> **WHAT THE TASK REQUIRES**: Exactly the lines from the one containing "Use 0.0592 V for (RT/F)·ln 10. F" through the final line of the data are to be written out again, with nothing added.

• • • • • • •

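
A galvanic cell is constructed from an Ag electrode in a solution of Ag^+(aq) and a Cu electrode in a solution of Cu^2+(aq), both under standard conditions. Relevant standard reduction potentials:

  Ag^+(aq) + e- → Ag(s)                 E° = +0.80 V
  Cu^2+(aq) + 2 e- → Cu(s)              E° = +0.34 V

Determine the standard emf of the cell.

+0.46 V

The Ag⁺/Ag couple has the higher E°, so Ag ion is reduced (cathode) and Cu is oxidized (anode).
E°cell = E°(cathode) − E°(anode) = +0.80 − (+0.34) = +0.46 V.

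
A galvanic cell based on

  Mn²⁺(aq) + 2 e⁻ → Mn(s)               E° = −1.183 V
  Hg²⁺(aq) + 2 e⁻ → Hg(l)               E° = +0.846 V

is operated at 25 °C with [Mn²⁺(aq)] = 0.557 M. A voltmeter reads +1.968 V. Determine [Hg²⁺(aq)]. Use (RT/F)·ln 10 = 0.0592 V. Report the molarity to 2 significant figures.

0.0048 M

The Hg²⁺/Hg couple has the larger reduction potential, so it is the cathode: E°cell = +0.846 − (−1.183) = +2.029 V and n = 2.
Rearranging E = E° − (0.0592/n)·log Q gives log Q = 2(+2.029 − (+1.968))/0.0592 = 2.061.
The balanced reaction is Hg²⁺(aq) + Mn(s) → Hg(l) + Mn²⁺(aq), so Q = [Mn²⁺(aq)] / [Hg²⁺(aq)].
Isolating [Hg²⁺(aq)] in Q = 10^{2.061} yields log [Hg²⁺(aq)] = −2.315, i.e. 0.0048 M.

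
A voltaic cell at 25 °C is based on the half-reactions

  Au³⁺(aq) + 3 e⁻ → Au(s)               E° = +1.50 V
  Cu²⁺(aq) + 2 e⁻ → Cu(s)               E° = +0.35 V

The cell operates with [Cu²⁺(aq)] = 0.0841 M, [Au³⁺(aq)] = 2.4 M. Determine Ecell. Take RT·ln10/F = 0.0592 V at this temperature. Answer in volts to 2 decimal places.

+1.19 V

Au³⁺/Au is reduced (cathode, E° = +1.50 V) and Cu²⁺/Cu is oxidized (anode).
E°cell = E°cat − E°an = +1.50 − (+0.35) = +1.15 V; n = 6.
For the overall reaction 2 Au³⁺(aq) + 3 Cu(s) → 2 Au(s) + 3 Cu²⁺(aq), Q = [Cu²⁺(aq)]^3 / [Au³⁺(aq)]^2 = 0.000103, giving log Q = −3.986.
Applying E = E° − (RT ln10/nF)·log Q gives +1.15 − (0.0592/6)(−3.986) = +1.19 V.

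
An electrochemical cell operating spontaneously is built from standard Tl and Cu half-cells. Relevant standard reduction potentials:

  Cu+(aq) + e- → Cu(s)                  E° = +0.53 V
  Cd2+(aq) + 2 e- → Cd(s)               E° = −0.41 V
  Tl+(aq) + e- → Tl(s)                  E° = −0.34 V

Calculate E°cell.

The Cu⁺/Cu couple has the higher E°, so Cu ion is reduced (cathode) and Tl is oxidized (anode).
E°cell = E°(cathode) − E°(anode) = +0.53 − (−0.34) = +0.87 V.

+0.87 V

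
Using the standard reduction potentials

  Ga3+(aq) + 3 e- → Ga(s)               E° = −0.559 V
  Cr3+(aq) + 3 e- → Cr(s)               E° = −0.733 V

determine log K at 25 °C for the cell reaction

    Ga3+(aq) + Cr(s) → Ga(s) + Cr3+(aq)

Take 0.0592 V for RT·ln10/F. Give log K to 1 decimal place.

log K = 8.8

The Ga³⁺/Ga couple is reduced (cathode); E°cell = −0.559 − (−0.733) = +0.174 V with n = 3.
At equilibrium E = 0, so log K = nE°cell / 0.0592 = (3)(+0.174) / 0.0592 = 8.8.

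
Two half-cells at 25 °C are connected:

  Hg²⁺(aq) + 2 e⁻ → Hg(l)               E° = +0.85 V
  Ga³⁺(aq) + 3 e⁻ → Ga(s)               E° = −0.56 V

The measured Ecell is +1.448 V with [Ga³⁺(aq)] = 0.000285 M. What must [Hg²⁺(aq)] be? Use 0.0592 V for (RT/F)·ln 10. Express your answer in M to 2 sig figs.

Hg²⁺/Hg is the cathode (higher E°); E°cell = +0.85 − (−0.56) = +1.41 V with n = 6.
Rearranging E = E° − (0.0592/n)·log Q gives log Q = 6(+1.41 − (+1.448))/0.0592 = −3.851.
For 3 Hg²⁺(aq) + 2 Ga(s) → 3 Hg(l) + 2 Ga³⁺(aq), the reaction quotient is Q = [Ga³⁺(aq)]^2 / [Hg²⁺(aq)]^3.
Solving for the unknown gives log [Hg²⁺(aq)] = −1.080, so [Hg²⁺(aq)] ≈ 0.083 M.

0.083 M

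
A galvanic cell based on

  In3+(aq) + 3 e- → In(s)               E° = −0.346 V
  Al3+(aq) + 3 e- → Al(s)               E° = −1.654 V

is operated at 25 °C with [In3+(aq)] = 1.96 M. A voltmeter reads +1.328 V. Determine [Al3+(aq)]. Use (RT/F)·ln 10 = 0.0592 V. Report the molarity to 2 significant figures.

0.19 M

With In³⁺/In at the cathode and Al³⁺/Al at the anode, E°cell = −0.346 − (−1.654) = +1.308 V (n = 3).
Rearranging E = E° − (0.0592/n)·log Q gives log Q = 3(+1.308 − (+1.328))/0.0592 = −1.014.
The balanced reaction is In3+(aq) + Al(s) → In(s) + Al3+(aq), so Q = [Al3+(aq)] / [In3+(aq)].
Substituting the known concentrations and solving, log [Al3+(aq)] = −0.722 and [Al3+(aq)] = 0.19 M.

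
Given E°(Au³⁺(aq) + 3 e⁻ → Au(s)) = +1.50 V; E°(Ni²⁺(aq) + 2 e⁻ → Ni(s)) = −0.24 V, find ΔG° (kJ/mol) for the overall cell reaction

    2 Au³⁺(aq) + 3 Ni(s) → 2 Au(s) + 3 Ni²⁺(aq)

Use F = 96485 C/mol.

−1007 kJ/mol

In the reaction as written Au³⁺(aq) is reduced, so the Au³⁺/Au couple is the cathode and Ni²⁺/Ni is the anode.
E°cell = +1.50 − (−0.24) = +1.74 V; balancing electrons gives n = 6.
ΔG° = −nFE°cell = −(6)(96485)(+1.74) J/mol = −1007 kJ/mol.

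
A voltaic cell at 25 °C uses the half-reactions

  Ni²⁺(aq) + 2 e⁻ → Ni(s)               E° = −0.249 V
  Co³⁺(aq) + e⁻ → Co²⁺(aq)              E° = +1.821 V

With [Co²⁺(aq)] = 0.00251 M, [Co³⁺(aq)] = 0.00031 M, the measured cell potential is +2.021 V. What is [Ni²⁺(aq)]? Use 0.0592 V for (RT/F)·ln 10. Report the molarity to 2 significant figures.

Co³⁺/Co²⁺ is the cathode (higher E°); E°cell = +1.821 − (−0.249) = +2.070 V with n = 2.
From the Nernst equation, log Q = n(E° − E)/0.0592 = 2·(+2.070 − (+2.021))/0.0592 = 1.655.
For 2 Co³⁺(aq) + Ni(s) → 2 Co²⁺(aq) + Ni²⁺(aq), the reaction quotient is Q = ([Co²⁺(aq)]^2·[Ni²⁺(aq)]) / [Co³⁺(aq)]^2.
Substituting the known concentrations and solving, log [Ni²⁺(aq)] = −0.162 and [Ni²⁺(aq)] = 0.69 M.

0.69 M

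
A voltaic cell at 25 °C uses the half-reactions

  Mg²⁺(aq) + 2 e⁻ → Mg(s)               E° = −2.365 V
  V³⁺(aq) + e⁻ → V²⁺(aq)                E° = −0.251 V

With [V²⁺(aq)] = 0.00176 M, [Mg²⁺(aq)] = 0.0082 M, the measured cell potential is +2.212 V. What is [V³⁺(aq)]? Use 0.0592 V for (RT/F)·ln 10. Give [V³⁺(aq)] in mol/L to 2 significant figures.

0.0072 M

With V³⁺/V²⁺ at the cathode and Mg²⁺/Mg at the anode, E°cell = −0.251 − (−2.365) = +2.114 V (n = 2).
Since E = E° − (0.0592/n)·log Q, log Q = n(E° − E)/0.0592 = −3.311.
For 2 V³⁺(aq) + Mg(s) → 2 V²⁺(aq) + Mg²⁺(aq), the reaction quotient is Q = ([V²⁺(aq)]^2·[Mg²⁺(aq)]) / [V³⁺(aq)]^2.
Isolating [V³⁺(aq)] in Q = 10^{−3.311} yields log [V³⁺(aq)] = −2.142, i.e. 0.0072 M.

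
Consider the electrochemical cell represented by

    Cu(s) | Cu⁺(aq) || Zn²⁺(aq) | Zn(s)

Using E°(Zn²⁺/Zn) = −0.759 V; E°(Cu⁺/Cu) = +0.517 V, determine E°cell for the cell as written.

By convention the left-hand electrode in cell notation is the anode (oxidation) and the right-hand electrode is the cathode (reduction).
E°cell = E°(right) − E°(left) = −0.759 − (+0.517) = −1.276 V.
The negative sign shows that, as written, the cell would require an external voltage to drive the reaction.

−1.276 V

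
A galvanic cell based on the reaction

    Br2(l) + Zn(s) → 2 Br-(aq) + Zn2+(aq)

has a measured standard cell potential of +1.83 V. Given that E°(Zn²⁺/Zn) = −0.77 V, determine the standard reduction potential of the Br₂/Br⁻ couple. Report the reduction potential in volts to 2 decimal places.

+1.06 V

In the reaction as written the Br₂/Br⁻ couple is reduced (cathode) and Zn²⁺/Zn is oxidized (anode), so E°cell = E°(Br₂/Br⁻) − E°(Zn²⁺/Zn).
E°(Br₂/Br⁻) = E°cell + E°(anode) = +1.83 + (−0.77) = +1.06 V.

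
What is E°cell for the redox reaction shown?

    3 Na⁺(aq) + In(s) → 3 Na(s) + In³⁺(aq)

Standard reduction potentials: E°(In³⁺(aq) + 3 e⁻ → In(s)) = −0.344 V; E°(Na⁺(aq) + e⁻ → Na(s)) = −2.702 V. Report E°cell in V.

In the reaction as written, Na⁺(aq) is reduced (cathode) and In³⁺(aq) is produced by oxidation at the anode.
E°cell = E°(cathode) − E°(anode) = −2.702 − (−0.344) = −2.358 V.
The negative E°cell means the reaction is non-spontaneous in the direction written.

−2.358 V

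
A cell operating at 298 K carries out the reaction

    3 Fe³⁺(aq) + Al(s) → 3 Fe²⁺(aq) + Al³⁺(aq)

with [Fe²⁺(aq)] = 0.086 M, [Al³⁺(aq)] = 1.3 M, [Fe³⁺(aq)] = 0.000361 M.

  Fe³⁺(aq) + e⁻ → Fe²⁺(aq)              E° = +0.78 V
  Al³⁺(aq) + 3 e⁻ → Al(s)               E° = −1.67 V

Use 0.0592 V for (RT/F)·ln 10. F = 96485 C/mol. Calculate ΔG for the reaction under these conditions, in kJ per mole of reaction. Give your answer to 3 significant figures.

E°cell = +0.78 − (−1.67) = +2.45 V; the balanced reaction transfers n = 3 electrons.
Here Q = ([Fe²⁺(aq)]^3·[Al³⁺(aq)]) / [Fe³⁺(aq)]^3 = 1.76×10^7 (log Q = 7.245), giving E = +2.45 − (0.0592/3)·(7.245) = +2.3070 V.
Then ΔG = −nFE = −3 × 96485 × +2.3070 J/mol = −668 kJ/mol.

−668 kJ/mol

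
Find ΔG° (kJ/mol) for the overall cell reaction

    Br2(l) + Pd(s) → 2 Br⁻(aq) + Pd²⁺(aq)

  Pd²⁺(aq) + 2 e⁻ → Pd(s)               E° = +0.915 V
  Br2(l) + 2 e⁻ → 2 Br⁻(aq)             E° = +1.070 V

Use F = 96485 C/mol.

In the reaction as written Br2(l) is reduced, so the Br₂/Br⁻ couple is the cathode and Pd²⁺/Pd is the anode.
E°cell = +1.070 − (+0.915) = +0.155 V; balancing electrons gives n = 2.
ΔG° = −nFE°cell = −(2)(96485)(+0.155) J/mol = −29.9 kJ/mol.

−29.9 kJ/mol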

• • • • • • •

> **SOLVED PROBLEM**:
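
Use 0.0592 V for (RT/F)·ln 10. F = 96485 C/mol. Calculate ΔG for the reaction under these conditions, in kJ per mole of reaction. Give your answer to 3 significant figures.

E°cell = +0.78 − (−1.67) = +2.45 V; the balanced reaction transfers n = 3 electrons.
Here Q = ([Fe²⁺(aq)]^3·[Al³⁺(aq)]) / [Fe³⁺(aq)]^3 = 1.76×10^7 (log Q = 7.245), giving E = +2.45 − (0.0592/3)·(7.245) = +2.3070 V.
Then ΔG = −nFE = −3 × 96485 × +2.3070 J/mol = −668 kJ/mol.

−668 kJ/mol

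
Find ΔG° (kJ/mol) for the overall cell reaction

    Br2(l) + Pd(s) → 2 Br⁻(aq) + Pd²⁺(aq)

  Pd²⁺(aq) + 2 e⁻ → Pd(s)               E° = +0.915 V
  Br2(l) + 2 e⁻ → 2 Br⁻(aq)             E° = +1.070 V

Use F = 96485 C/mol.

In the reaction as written Br2(l) is reduced, so the Br₂/Br⁻ couple is the cathode and Pd²⁺/Pd is the anode.
E°cell = +1.070 − (+0.915) = +0.155 V; balancing electrons gives n = 2.
ΔG° = −nFE°cell = −(2)(96485)(+0.155) J/mol = −29.9 kJ/mol.

−29.9 kJ/mol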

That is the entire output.